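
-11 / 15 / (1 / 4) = -44 / 15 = -2.93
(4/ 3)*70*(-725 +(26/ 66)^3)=-7294595840/ 107811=-67660.96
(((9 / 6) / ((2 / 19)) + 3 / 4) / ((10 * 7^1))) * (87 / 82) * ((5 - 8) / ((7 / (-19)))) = 14877 / 8036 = 1.85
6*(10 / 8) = 7.50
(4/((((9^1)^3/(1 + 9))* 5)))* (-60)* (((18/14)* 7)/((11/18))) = -320/33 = -9.70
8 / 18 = 4 / 9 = 0.44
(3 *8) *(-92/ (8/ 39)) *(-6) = 64584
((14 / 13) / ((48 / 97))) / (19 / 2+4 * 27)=679 / 36660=0.02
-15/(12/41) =-205/4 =-51.25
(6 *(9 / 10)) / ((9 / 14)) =42 / 5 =8.40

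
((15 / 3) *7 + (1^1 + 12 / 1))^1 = 48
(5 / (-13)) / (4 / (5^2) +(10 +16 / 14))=-875 / 25714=-0.03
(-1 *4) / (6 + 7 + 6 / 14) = -14 / 47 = -0.30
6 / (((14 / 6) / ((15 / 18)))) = 15 / 7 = 2.14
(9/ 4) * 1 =9/ 4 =2.25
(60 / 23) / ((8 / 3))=45 / 46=0.98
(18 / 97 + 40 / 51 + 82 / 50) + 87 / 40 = 4734161 / 989400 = 4.78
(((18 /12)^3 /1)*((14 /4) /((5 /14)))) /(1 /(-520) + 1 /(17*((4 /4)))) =292383 /503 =581.28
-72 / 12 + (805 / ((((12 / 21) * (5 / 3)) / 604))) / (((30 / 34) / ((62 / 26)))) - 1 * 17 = 89681784 / 65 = 1379719.75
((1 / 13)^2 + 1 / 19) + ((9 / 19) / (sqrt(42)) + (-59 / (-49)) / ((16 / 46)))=3*sqrt(42) / 266 + 4431023 / 1258712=3.59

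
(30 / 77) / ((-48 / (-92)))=115 / 154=0.75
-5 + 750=745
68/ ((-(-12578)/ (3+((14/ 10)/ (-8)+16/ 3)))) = 16643/ 377340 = 0.04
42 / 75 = 14 / 25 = 0.56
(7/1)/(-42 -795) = -7/837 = -0.01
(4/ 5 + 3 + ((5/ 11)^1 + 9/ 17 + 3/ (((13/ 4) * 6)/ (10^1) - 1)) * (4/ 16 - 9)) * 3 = -1728954/ 17765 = -97.32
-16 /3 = -5.33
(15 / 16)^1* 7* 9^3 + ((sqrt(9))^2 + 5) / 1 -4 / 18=690889 / 144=4797.84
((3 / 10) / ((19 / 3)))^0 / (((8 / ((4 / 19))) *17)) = 1 / 646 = 0.00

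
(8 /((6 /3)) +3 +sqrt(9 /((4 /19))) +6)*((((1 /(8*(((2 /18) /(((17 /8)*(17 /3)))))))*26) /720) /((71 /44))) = 41327*sqrt(19) /90880 +537251 /136320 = 5.92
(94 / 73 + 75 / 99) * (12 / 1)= 19708 / 803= 24.54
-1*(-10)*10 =100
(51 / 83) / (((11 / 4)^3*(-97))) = -3264 / 10715881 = -0.00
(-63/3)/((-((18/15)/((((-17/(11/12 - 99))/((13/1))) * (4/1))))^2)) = 9710400/234120601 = 0.04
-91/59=-1.54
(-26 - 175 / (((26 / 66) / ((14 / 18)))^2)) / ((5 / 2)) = -2154242 / 7605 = -283.27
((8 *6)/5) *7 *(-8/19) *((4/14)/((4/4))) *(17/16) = -816/95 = -8.59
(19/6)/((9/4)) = 38/27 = 1.41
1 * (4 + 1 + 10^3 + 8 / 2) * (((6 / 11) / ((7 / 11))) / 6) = 1009 / 7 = 144.14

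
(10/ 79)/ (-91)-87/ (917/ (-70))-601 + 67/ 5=-2735622342/ 4708795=-580.96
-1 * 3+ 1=-2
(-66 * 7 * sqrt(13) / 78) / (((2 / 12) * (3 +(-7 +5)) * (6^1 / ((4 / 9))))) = -308 * sqrt(13) / 117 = -9.49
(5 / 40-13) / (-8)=103 / 64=1.61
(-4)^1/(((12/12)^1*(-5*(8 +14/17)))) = 0.09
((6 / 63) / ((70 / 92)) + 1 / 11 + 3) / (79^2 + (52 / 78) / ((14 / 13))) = 13001 / 25231745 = 0.00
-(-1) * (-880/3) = -880/3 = -293.33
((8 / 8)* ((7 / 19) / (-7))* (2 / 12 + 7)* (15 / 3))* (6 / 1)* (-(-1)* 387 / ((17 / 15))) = -3864.01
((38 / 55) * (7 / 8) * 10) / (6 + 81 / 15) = 35 / 66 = 0.53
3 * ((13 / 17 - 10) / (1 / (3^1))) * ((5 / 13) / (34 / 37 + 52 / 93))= -24310665 / 1124006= -21.63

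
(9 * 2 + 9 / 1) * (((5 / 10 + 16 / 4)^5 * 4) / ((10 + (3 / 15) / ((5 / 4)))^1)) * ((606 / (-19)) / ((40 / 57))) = -7246198035 / 8128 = -891510.59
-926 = -926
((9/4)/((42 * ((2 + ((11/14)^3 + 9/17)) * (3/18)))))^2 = 24980004/2197078129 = 0.01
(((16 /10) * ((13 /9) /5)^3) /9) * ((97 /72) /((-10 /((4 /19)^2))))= -1704872 /66614653125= -0.00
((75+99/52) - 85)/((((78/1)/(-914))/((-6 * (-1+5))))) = -384794/169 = -2276.89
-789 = -789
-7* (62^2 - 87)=-26299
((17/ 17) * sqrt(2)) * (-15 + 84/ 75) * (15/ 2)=-1041 * sqrt(2)/ 10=-147.22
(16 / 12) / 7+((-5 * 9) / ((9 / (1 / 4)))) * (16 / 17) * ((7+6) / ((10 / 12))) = -6484 / 357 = -18.16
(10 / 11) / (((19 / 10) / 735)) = 73500 / 209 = 351.67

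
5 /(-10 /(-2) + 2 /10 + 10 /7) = 175 /232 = 0.75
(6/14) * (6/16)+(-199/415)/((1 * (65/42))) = -225273/1510600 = -0.15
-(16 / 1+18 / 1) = -34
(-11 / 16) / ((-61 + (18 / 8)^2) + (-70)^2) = -11 / 77505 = -0.00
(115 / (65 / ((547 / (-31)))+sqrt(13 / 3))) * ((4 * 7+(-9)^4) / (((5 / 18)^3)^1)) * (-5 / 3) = 44074587985956 * sqrt(39) / 20727395+7493485708764 / 318883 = 36778489.76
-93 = -93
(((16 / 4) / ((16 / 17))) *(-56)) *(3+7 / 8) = -3689 / 4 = -922.25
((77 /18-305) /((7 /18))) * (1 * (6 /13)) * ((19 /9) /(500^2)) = -102847 /34125000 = -0.00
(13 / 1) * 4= 52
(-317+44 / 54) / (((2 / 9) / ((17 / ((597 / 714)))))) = -17270351 / 597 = -28928.56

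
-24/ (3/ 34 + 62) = -816/ 2111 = -0.39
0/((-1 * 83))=0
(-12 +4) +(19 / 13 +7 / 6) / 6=-3539 / 468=-7.56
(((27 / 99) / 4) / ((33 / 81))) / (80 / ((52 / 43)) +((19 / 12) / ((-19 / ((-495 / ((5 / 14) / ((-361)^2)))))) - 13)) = 1053 / 94707993490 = 0.00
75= 75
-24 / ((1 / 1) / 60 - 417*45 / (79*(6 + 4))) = 113760 / 112511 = 1.01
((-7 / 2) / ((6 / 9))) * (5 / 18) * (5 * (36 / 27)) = -175 / 18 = -9.72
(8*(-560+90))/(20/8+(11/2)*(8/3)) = -22560/103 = -219.03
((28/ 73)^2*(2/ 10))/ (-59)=-784/ 1572055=-0.00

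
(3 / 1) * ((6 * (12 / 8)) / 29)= 27 / 29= 0.93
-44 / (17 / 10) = -440 / 17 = -25.88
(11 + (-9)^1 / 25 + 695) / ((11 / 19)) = 335179 / 275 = 1218.83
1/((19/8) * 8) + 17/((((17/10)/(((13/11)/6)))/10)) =12383/627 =19.75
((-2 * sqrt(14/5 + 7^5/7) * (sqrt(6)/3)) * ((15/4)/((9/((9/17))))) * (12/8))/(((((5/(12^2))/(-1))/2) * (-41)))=-216 * sqrt(360570)/3485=-37.22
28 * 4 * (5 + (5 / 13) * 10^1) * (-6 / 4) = -19320 / 13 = -1486.15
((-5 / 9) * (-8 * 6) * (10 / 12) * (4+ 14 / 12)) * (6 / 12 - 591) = -1830550 / 27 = -67798.15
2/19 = 0.11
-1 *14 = -14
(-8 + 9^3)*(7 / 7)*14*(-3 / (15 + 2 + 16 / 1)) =-10094 / 11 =-917.64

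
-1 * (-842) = 842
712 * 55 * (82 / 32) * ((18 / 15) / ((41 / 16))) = 46992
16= 16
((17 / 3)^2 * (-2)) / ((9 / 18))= -1156 / 9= -128.44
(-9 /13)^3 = -729 /2197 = -0.33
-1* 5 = -5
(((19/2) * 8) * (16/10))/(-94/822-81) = -124944/83345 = -1.50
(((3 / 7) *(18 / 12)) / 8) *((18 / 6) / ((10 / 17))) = 459 / 1120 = 0.41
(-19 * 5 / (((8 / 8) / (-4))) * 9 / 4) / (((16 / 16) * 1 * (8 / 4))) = 855 / 2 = 427.50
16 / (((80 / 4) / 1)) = 4 / 5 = 0.80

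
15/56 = 0.27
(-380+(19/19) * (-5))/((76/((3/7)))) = -165/76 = -2.17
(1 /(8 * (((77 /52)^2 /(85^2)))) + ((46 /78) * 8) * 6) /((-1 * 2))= -16964261 /77077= -220.09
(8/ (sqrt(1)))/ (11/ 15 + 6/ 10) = 6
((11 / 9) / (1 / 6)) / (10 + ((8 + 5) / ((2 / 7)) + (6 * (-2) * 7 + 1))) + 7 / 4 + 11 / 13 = 1817 / 780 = 2.33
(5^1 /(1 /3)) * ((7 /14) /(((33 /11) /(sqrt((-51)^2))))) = 255 /2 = 127.50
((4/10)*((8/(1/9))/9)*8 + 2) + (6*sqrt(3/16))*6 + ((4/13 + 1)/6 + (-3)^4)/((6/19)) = 9*sqrt(3) + 666409/2340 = 300.38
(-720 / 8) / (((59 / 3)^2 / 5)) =-4050 / 3481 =-1.16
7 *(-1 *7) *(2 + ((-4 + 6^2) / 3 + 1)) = -2009 / 3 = -669.67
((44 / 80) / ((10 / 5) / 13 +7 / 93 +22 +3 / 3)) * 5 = 13299 / 112336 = 0.12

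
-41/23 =-1.78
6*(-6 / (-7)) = 36 / 7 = 5.14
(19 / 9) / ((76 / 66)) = 11 / 6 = 1.83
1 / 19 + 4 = 77 / 19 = 4.05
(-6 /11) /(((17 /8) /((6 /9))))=-0.17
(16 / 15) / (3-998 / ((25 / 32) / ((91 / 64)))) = -40 / 68001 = -0.00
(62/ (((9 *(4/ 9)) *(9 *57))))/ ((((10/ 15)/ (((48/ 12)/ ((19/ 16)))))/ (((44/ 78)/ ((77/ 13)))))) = 0.01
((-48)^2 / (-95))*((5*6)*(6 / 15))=-27648 / 95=-291.03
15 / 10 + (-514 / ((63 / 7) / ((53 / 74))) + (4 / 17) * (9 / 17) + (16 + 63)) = 7645195 / 192474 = 39.72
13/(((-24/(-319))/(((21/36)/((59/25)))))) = 725725/16992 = 42.71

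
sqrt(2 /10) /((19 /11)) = 11 * sqrt(5) /95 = 0.26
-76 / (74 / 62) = -2356 / 37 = -63.68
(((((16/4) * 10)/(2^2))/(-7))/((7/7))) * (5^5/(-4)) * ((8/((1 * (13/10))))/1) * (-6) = -41208.79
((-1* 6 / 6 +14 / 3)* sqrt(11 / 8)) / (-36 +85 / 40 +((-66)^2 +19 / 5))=110* sqrt(22) / 519111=0.00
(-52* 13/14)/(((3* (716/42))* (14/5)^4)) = -105625/6876464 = -0.02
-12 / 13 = -0.92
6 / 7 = 0.86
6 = 6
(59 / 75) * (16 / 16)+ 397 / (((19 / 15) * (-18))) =-47383 / 2850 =-16.63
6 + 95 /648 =6.15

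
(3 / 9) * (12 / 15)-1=-11 / 15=-0.73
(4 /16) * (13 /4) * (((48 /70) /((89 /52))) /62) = 507 /96565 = 0.01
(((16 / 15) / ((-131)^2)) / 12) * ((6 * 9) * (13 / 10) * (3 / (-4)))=-117 / 429025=-0.00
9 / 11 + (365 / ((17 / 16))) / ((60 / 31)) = 100031 / 561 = 178.31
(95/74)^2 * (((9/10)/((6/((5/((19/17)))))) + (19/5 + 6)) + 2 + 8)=33.74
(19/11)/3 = 19/33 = 0.58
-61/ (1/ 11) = -671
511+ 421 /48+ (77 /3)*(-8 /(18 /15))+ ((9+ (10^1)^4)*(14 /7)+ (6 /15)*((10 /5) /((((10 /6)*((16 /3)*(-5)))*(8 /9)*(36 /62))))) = 1466396989 /72000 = 20366.62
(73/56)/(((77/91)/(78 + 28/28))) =121.71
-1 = -1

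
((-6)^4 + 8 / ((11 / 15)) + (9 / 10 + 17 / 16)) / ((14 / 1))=1151807 / 12320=93.49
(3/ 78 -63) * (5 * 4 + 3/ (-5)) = -158789/ 130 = -1221.45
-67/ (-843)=67/ 843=0.08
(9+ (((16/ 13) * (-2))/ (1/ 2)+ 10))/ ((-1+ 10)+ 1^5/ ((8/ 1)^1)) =1464/ 949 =1.54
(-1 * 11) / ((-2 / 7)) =77 / 2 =38.50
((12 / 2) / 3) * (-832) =-1664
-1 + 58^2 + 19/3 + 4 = 10120/3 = 3373.33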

* * *

Your assignment = For the material above, reproduce exactly the lines from the line with "(-12 +4) +(19" to the line with "(11 + (-9)^1 / 25", inclusive, and exclude all others.

Output for this task =
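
(-12 +4) +(19 / 13 +7 / 6) / 6=-3539 / 468=-7.56
(((27 / 99) / 4) / ((33 / 81))) / (80 / ((52 / 43)) +((19 / 12) / ((-19 / ((-495 / ((5 / 14) / ((-361)^2)))))) - 13)) = 1053 / 94707993490 = 0.00
75= 75
-24 / ((1 / 1) / 60 - 417*45 / (79*(6 + 4))) = 113760 / 112511 = 1.01
((-7 / 2) / ((6 / 9))) * (5 / 18) * (5 * (36 / 27)) = -175 / 18 = -9.72
(8*(-560+90))/(20/8+(11/2)*(8/3)) = -22560/103 = -219.03
((28/ 73)^2*(2/ 10))/ (-59)=-784/ 1572055=-0.00

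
(3 / 1) * ((6 * (12 / 8)) / 29)= 27 / 29= 0.93
-44 / (17 / 10) = -440 / 17 = -25.88
(11 + (-9)^1 / 25 + 695) / ((11 / 19)) = 335179 / 275 = 1218.83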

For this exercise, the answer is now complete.